Source material
----
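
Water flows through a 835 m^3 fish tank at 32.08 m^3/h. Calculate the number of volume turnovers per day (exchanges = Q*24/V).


Daily flow volume = 32.08 m^3/h * 24 h = 769.92 m^3/day
Exchanges = daily flow / tank volume = 769.92 / 835 = 0.92206 exchanges/day

0.92206 exchanges/day


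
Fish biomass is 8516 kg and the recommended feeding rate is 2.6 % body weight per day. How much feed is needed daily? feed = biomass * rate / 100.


Feeding rate fraction = 2.6% / 100 = 0.026
Daily feed = 8516 kg * 0.026 = 221.416 kg/day

221.416 kg/day


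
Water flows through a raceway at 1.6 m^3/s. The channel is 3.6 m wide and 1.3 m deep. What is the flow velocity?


Cross-sectional area = W * d = 3.6 * 1.3 = 4.68 m^2
Velocity = Q / A = 1.6 / 4.68 = 0.34188 m/s

0.34188 m/s


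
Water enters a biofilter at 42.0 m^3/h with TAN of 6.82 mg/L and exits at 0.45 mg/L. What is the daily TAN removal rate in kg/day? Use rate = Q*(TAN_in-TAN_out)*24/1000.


Concentration drop: TAN_in - TAN_out = 6.82 - 0.45 = 6.37 mg/L
Hourly TAN removed = Q * dTAN = 42.0 m^3/h * 6.37 mg/L = 267.54 g/h  (m^3/h * mg/L = g/h)
Daily TAN removed = 267.54 * 24 = 6420.96 g/day
Convert to kg/day: 6420.96 / 1000 = 6.42096 kg/day

6.42096 kg/day


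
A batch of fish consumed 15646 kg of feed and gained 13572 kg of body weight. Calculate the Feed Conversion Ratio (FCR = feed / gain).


FCR = feed consumed / weight gained
FCR = 15646 kg / 13572 kg = 1.15281

1.15281


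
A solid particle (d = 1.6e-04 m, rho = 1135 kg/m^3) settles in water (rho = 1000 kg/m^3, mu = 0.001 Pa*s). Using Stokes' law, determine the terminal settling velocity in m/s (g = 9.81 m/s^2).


Density difference: rho_p - rho_f = 1135 - 1000 = 135 kg/m^3
d^2 = (1.6e-04)^2 = 2.56e-08 m^2
Numerator = (rho_p - rho_f) * g * d^2 = 135 * 9.81 * 2.56e-08 = 3.390336e-05
Denominator = 18 * mu = 18 * 0.001 = 0.018
v_s = 3.390336e-05 / 0.018 = 0.00188352 m/s
Check: Re = rho_f * v_s * d / mu = 1000 * 0.00188352 * 1.6e-04 / 0.001 = 0.301 < 1, so Stokes' law applies.

0.00188352 m/s


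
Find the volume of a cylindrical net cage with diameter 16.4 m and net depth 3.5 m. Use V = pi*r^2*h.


r = d/2 = 16.4/2 = 8.2 m
Base area = pi*r^2 = pi*8.2^2 = 211.24069 m^2
Volume = 211.24069 * 3.5 = 739.342 m^3

739.342 m^3


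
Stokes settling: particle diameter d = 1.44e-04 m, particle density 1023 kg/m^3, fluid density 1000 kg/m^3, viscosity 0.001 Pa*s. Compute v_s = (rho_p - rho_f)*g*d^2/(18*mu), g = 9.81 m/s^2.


Density difference: rho_p - rho_f = 1023 - 1000 = 23 kg/m^3
d^2 = (1.44e-04)^2 = 2.0736e-08 m^2
Numerator = (rho_p - rho_f) * g * d^2 = 23 * 9.81 * 2.0736e-08 = 4.6786637e-06
Denominator = 18 * mu = 18 * 0.001 = 0.018
v_s = 4.6786637e-06 / 0.018 = 2.59926e-04 m/s
Check: Re = rho_f * v_s * d / mu = 1000 * 2.59926e-04 * 1.44e-04 / 0.001 = 0.0374 < 1, so Stokes' law applies.

2.59926e-04 m/s


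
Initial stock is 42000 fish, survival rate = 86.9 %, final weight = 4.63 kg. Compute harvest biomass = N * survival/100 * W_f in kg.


Survivors = 42000 * 86.9/100 = 36498 fish
Harvest biomass = survivors * W_f = 36498 * 4.63 = 168985.74 kg

168985.74 kg


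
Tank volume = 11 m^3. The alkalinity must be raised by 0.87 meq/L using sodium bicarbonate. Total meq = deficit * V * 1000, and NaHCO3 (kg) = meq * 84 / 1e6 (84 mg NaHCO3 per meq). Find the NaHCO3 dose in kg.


Tank volume in L = 11 m^3 * 1000 = 11000 L
Total meq required = 0.87 meq/L * 11000 L = 9570 meq
NaHCO3 mass = 9570 meq * 84 mg/meq / 1e6 = 0.80388 kg

0.80388 kg


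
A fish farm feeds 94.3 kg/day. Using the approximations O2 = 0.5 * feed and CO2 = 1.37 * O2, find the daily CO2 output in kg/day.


O2 = 94.3 * 0.5 = 47.15
CO2 = 47.15 * 1.37 = 64.5955

64.5955 kg/day


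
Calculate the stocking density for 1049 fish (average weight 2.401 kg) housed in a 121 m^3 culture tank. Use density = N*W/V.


Total biomass = 1049 fish * 2.401 kg = 2518.649 kg
Density = total biomass / volume = 2518.649 / 121 = 20.8153 kg/m^3

20.8153 kg/m^3


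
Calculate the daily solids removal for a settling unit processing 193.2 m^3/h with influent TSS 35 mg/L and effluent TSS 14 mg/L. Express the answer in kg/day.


Concentration drop: TSS_in - TSS_out = 35 - 14 = 21 mg/L
Hourly solids removed = Q * dTSS = 193.2 m^3/h * 21 mg/L = 4057.2 g/h  (m^3/h * mg/L = g/h)
Daily solids removed = 4057.2 * 24 = 97372.8 g/day
Convert g to kg: 97372.8 / 1000 = 97.3728 kg/day

97.3728 kg/day


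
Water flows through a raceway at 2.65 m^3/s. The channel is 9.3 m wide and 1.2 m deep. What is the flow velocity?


Cross-sectional area = W * d = 9.3 * 1.2 = 11.16 m^2
Velocity = Q / A = 2.65 / 11.16 = 0.237455 m/s

0.237455 m/s


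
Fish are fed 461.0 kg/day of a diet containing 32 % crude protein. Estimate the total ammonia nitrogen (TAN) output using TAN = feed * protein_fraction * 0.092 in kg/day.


Protein in feed = 461.0 * 32/100 = 147.52 kg/day
TAN = protein * 0.092 = 147.52 * 0.092 = 13.57184 kg/day

13.57184 kg/day


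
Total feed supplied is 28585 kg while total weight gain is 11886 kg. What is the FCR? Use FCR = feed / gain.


FCR = feed consumed / weight gained
FCR = 28585 kg / 11886 kg = 2.40493

2.40493


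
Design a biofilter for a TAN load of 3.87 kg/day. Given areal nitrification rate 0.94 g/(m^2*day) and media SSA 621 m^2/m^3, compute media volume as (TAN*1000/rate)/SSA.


A = 3.87*1000 / 0.94 = 4117.0213 m^2
V = 4117.0213 / 621 = 6.62966

6.62966 m^3


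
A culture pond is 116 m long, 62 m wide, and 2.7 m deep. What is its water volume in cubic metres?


Base area = L * W = 116 * 62 = 7192 m^2
Volume = area * depth = 7192 * 2.7 = 19418.4 m^3

19418.4 m^3


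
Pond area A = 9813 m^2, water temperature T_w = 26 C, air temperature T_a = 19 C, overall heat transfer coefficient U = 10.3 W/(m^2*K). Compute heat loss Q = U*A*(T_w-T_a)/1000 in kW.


Temperature difference dT = 26 - 19 = 7 K
Heat loss (W) = U * A * dT = 10.3 * 9813 * 7 = 707517.3 W
Convert to kW: 707517.3 / 1000 = 707.5173 kW

707.5173 kW


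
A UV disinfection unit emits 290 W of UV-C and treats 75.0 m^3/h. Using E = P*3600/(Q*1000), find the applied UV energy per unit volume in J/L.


Energy delivered per hour = 290 W * 3600 s = 1044000 J/h
Volume treated per hour = 75.0 m^3/h * 1000 = 75000 L/h
dose = 1044000 / 75000 = 13.92 J/L

13.92 J/L


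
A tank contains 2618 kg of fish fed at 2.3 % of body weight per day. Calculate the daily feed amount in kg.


Feeding rate fraction = 2.3% / 100 = 0.023
Daily feed = 2618 kg * 0.023 = 60.214 kg/day

60.214 kg/day


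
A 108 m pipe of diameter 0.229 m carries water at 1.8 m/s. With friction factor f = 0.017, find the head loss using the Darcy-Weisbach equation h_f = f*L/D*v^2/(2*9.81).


v^2 = 1.8^2 = 3.24 m^2/s^2
L/D = 108/0.229 = 471.61572
h_f = f*(L/D)*v^2/(2g) = 0.017 * 471.61572 * 3.24 / 19.62 = 1.32399 m

1.32399 m


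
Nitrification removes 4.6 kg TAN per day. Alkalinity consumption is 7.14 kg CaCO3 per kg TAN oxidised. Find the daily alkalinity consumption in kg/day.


Alkalinity factor: 7.14 kg CaCO3 consumed per kg TAN nitrified
alk = 4.6 kg TAN * 7.14 = 32.844 kg CaCO3/day

32.844 kg CaCO3/day


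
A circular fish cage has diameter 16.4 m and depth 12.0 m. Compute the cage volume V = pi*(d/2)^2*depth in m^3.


r = d/2 = 16.4/2 = 8.2 m
Base area = pi*r^2 = pi*8.2^2 = 211.24069 m^2
Volume = 211.24069 * 12.0 = 2534.89 m^3

2534.89 m^3


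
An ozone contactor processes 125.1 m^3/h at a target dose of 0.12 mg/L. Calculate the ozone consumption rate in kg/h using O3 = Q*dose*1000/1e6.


O3 demand (mg/h) = Q * dose * 1000 = 125.1 * 0.12 * 1000 = 15012 mg/h
Convert mg to kg: 15012 / 1e6 = 0.015012 kg/h

0.015012 kg/h


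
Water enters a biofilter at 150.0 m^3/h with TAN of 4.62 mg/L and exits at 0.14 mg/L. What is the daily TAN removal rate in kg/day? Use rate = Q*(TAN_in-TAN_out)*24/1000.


Concentration drop: TAN_in - TAN_out = 4.62 - 0.14 = 4.48 mg/L
Hourly TAN removed = Q * dTAN = 150.0 m^3/h * 4.48 mg/L = 672 g/h  (m^3/h * mg/L = g/h)
Daily TAN removed = 672 * 24 = 16128 g/day
Convert to kg/day: 16128 / 1000 = 16.128 kg/day

16.128 kg/day


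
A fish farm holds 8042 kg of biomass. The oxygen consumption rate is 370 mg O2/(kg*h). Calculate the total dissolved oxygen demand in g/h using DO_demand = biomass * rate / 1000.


Total O2 consumption (mg/h) = 8042 kg * 370 mg/(kg*h) = 2975540 mg/h
Convert to g/h: 2975540 / 1000 = 2975.54 g/h

2975.54 g/h


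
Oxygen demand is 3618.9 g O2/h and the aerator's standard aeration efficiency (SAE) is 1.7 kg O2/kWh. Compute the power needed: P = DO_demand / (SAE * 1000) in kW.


SAE in g O2/kWh = 1.7 * 1000 = 1700 g/kWh
P = DO_demand / SAE_g = 3618.9 / 1700 = 2.12876 kW

2.12876 kW


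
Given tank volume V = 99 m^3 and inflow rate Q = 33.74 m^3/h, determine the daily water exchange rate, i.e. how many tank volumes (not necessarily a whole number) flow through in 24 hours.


Daily flow volume = 33.74 m^3/h * 24 h = 809.76 m^3/day
Exchanges = daily flow / tank volume = 809.76 / 99 = 8.17939 exchanges/day

8.17939 exchanges/day


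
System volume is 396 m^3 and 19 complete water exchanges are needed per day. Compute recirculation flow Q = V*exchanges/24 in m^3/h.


Daily recirculation volume = 396 m^3 * 19 = 7524 m^3/day
Flow rate Q = daily volume / 24 h = 7524 / 24 = 313.5 m^3/h

313.5 m^3/h


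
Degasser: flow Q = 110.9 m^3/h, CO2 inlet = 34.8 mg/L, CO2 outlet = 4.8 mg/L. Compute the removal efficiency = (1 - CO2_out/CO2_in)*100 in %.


CO2_out / CO2_in = 4.8 / 34.8 = 0.13793103
Fraction remaining = 0.13793103
efficiency = (1 - 0.13793103) * 100 = 86.2069 %

86.2069 %


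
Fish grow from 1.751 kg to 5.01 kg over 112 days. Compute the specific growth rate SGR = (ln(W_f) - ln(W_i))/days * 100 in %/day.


ln(W_f) = ln(5.01) = 1.6114359
ln(W_i) = ln(1.751) = 0.56018705
ln(W_f) - ln(W_i) = 1.6114359 - 0.56018705 = 1.0512488
SGR = 1.0512488 / 112 * 100 = 0.938615 %/day

0.938615 %/day


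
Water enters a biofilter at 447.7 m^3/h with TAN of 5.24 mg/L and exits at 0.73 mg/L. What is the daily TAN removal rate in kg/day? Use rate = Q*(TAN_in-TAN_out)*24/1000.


Concentration drop: TAN_in - TAN_out = 5.24 - 0.73 = 4.51 mg/L
Hourly TAN removed = Q * dTAN = 447.7 m^3/h * 4.51 mg/L = 2019.127 g/h  (m^3/h * mg/L = g/h)
Daily TAN removed = 2019.127 * 24 = 48459.048 g/day
Convert to kg/day: 48459.048 / 1000 = 48.459048 kg/day

48.459048 kg/day


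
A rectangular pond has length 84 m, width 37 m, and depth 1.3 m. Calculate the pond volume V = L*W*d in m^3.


Base area = L * W = 84 * 37 = 3108 m^2
Volume = area * depth = 3108 * 1.3 = 4040.4 m^3

4040.4 m^3


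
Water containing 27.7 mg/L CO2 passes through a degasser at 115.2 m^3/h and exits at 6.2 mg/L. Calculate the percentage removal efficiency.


CO2_out / CO2_in = 6.2 / 27.7 = 0.22382671
Fraction remaining = 0.22382671
efficiency = (1 - 0.22382671) * 100 = 77.6173 %

77.6173 %


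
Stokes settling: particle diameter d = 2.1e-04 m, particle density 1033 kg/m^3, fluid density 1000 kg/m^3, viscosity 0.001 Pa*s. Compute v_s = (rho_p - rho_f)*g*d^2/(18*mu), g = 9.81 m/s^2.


Density difference: rho_p - rho_f = 1033 - 1000 = 33 kg/m^3
d^2 = (2.1e-04)^2 = 4.41e-08 m^2
Numerator = (rho_p - rho_f) * g * d^2 = 33 * 9.81 * 4.41e-08 = 1.4276493e-05
Denominator = 18 * mu = 18 * 0.001 = 0.018
v_s = 1.4276493e-05 / 0.018 = 7.93138e-04 m/s
Check: Re = rho_f * v_s * d / mu = 1000 * 7.93138e-04 * 2.1e-04 / 0.001 = 0.167 < 1, so Stokes' law applies.

7.93138e-04 m/s


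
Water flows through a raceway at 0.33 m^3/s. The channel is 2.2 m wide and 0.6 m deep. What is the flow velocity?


Cross-sectional area = W * d = 2.2 * 0.6 = 1.32 m^2
Velocity = Q / A = 0.33 / 1.32 = 0.25 m/s

0.25 m/s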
----
Work required
Set down only the line containing "Water flows through a raceway at 0.33" and the lines after it through the end, exactly as they appear above.

Your solution
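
Water flows through a raceway at 0.33 m^3/s. The channel is 2.2 m wide and 0.6 m deep. What is the flow velocity?


Cross-sectional area = W * d = 2.2 * 0.6 = 1.32 m^2
Velocity = Q / A = 0.33 / 1.32 = 0.25 m/s

0.25 m/s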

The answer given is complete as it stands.